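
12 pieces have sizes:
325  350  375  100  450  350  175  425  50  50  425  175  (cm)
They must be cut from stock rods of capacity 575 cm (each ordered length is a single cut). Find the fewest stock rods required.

7

Total = 450 + 425 + 425 + 375 + 350 + 350 + 325 + 175 + 175 + 100 + 50 + 50 = 3250 cm.
Lower bound: ⌈3250/575⌉ = 6 stock rods.
Also, 7 pieces each exceed 575/2 cm, and no two of those can share a stock rod, so at least 7 stock rods are needed.
A packing using 7 stock rods:
  stock rod 1: 450 + 100 = 550
  stock rod 2: 425 + 50 + 50 = 525
  stock rod 3: 425 = 425
  stock rod 4: 375 + 175 = 550
  stock rod 5: 350 + 175 = 525
  stock rod 6: 350 = 350
  stock rod 7: 325 = 325
This matches the lower bound, so 7 is optimal.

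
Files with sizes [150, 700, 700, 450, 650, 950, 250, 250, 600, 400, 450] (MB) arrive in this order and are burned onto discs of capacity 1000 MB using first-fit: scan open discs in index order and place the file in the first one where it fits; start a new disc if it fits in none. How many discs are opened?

  150 → disc 1 (new)  [load 150/1000]
  700 → disc 1  [load 850/1000]
  700 → disc 2 (new)  [load 700/1000]
  450 → disc 3 (new)  [load 450/1000]
  650 → disc 4 (new)  [load 650/1000]
  950 → disc 5 (new)  [load 950/1000]
  250 → disc 2  [load 950/1000]
  250 → disc 3  [load 700/1000]
  600 → disc 6 (new)  [load 600/1000]
  400 → disc 6  [load 1000/1000]
  450 → disc 7 (new)  [load 450/1000]
7 discs opened.

7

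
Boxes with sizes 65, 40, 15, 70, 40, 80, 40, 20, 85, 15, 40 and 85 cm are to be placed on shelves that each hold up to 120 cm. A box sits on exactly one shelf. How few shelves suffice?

6

Total = 85 + 85 + 80 + 70 + 65 + 40 + 40 + 40 + 40 + 20 + 15 + 15 = 595 cm.
Lower bound: ⌈595/120⌉ = 5 shelves.
A packing using 6 shelves:
  shelf 1: 85 + 20 + 15 = 120
  shelf 2: 85 + 15 = 100
  shelf 3: 80 + 40 = 120
  shelf 4: 70 + 40 = 110
  shelf 5: 65 + 40 = 105
  shelf 6: 40 = 40
No arrangement into 5 shelves stays within capacity, so 6 is optimal.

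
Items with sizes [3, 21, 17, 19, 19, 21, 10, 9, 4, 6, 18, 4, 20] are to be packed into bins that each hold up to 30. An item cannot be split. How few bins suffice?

Total = 21 + 21 + 20 + 19 + 19 + 18 + 17 + 10 + 9 + 6 + 4 + 4 + 3 = 171.
Lower bound: ⌈171/30⌉ = 6 bins.
Also, 7 items each exceed 15, and no two of those can share a bin, so at least 7 bins are needed.
A packing using 7 bins:
  bin 1: 21 + 9 = 30
  bin 2: 21 + 6 + 3 = 30
  bin 3: 20 + 10 = 30
  bin 4: 19 + 4 + 4 = 27
  bin 5: 19 = 19
  bin 6: 18 = 18
  bin 7: 17 = 17
This matches the lower bound, so 7 is optimal.

7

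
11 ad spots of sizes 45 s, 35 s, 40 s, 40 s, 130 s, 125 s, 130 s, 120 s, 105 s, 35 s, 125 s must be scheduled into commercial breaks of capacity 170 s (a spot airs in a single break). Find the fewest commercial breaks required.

Total = 130 + 130 + 125 + 125 + 120 + 105 + 45 + 40 + 40 + 35 + 35 = 930 s.
Lower bound: ⌈930/170⌉ = 6 commercial breaks.
A packing using 6 commercial breaks:
  break 1: 130 + 40 = 170
  break 2: 130 + 40 = 170
  break 3: 125 + 45 = 170
  break 4: 125 + 35 = 160
  break 5: 120 + 35 = 155
  break 6: 105 = 105
This matches the lower bound, so 6 is optimal.

6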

◆ ◆ ◆ ◆ ◆ ◆ ◆

▶ **WHAT THE TASK REQUIRES**
Transcribe the entire listing without a single omission.

▶ **RESPONSE TO THE TASK**
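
12 pieces have sizes:
325  350  375  100  450  350  175  425  50  50  425  175  (cm)
They must be cut from stock rods of capacity 575 cm (each ordered length is a single cut). Find the fewest stock rods required.

7

Total = 450 + 425 + 425 + 375 + 350 + 350 + 325 + 175 + 175 + 100 + 50 + 50 = 3250 cm.
Lower bound: ⌈3250/575⌉ = 6 stock rods.
Also, 7 pieces each exceed 575/2 cm, and no two of those can share a stock rod, so at least 7 stock rods are needed.
A packing using 7 stock rods:
  stock rod 1: 450 + 100 = 550
  stock rod 2: 425 + 50 + 50 = 525
  stock rod 3: 425 = 425
  stock rod 4: 375 + 175 = 550
  stock rod 5: 350 + 175 = 525
  stock rod 6: 350 = 350
  stock rod 7: 325 = 325
This matches the lower bound, so 7 is optimal.

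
Files with sizes [150, 700, 700, 450, 650, 950, 250, 250, 600, 400, 450] (MB) arrive in this order and are burned onto discs of capacity 1000 MB using first-fit: scan open discs in index order and place the file in the first one where it fits; start a new disc if it fits in none. How many discs are opened?

  150 → disc 1 (new)  [load 150/1000]
  700 → disc 1  [load 850/1000]
  700 → disc 2 (new)  [load 700/1000]
  450 → disc 3 (new)  [load 450/1000]
  650 → disc 4 (new)  [load 650/1000]
  950 → disc 5 (new)  [load 950/1000]
  250 → disc 2  [load 950/1000]
  250 → disc 3  [load 700/1000]
  600 → disc 6 (new)  [load 600/1000]
  400 → disc 6  [load 1000/1000]
  450 → disc 7 (new)  [load 450/1000]
7 discs opened.

7

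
Boxes with sizes 65, 40, 15, 70, 40, 80, 40, 20, 85, 15, 40 and 85 cm are to be placed on shelves that each hold up to 120 cm. A box sits on exactly one shelf. How few shelves suffice?

6

Total = 85 + 85 + 80 + 70 + 65 + 40 + 40 + 40 + 40 + 20 + 15 + 15 = 595 cm.
Lower bound: ⌈595/120⌉ = 5 shelves.
A packing using 6 shelves:
  shelf 1: 85 + 20 + 15 = 120
  shelf 2: 85 + 15 = 100
  shelf 3: 80 + 40 = 120
  shelf 4: 70 + 40 = 110
  shelf 5: 65 + 40 = 105
  shelf 6: 40 = 40
No arrangement into 5 shelves stays within capacity, so 6 is optimal.

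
Items with sizes [3, 21, 17, 19, 19, 21, 10, 9, 4, 6, 18, 4, 20] are to be packed into bins that each hold up to 30. An item cannot be split. How few bins suffice?

Total = 21 + 21 + 20 + 19 + 19 + 18 + 17 + 10 + 9 + 6 + 4 + 4 + 3 = 171.
Lower bound: ⌈171/30⌉ = 6 bins.
Also, 7 items each exceed 15, and no two of those can share a bin, so at least 7 bins are needed.
A packing using 7 bins:
  bin 1: 21 + 9 = 30
  bin 2: 21 + 6 + 3 = 30
  bin 3: 20 + 10 = 30
  bin 4: 19 + 4 + 4 = 27
  bin 5: 19 = 19
  bin 6: 18 = 18
  bin 7: 17 = 17
This matches the lower bound, so 7 is optimal.

7

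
11 ad spots of sizes 45 s, 35 s, 40 s, 40 s, 130 s, 125 s, 130 s, 120 s, 105 s, 35 s, 125 s must be scheduled into commercial breaks of capacity 170 s (a spot airs in a single break). Find the fewest commercial breaks required.

Total = 130 + 130 + 125 + 125 + 120 + 105 + 45 + 40 + 40 + 35 + 35 = 930 s.
Lower bound: ⌈930/170⌉ = 6 commercial breaks.
A packing using 6 commercial breaks:
  break 1: 130 + 40 = 170
  break 2: 130 + 40 = 170
  break 3: 125 + 45 = 170
  break 4: 125 + 35 = 160
  break 5: 120 + 35 = 155
  break 6: 105 = 105
This matches the lower bound, so 6 is optimal.

6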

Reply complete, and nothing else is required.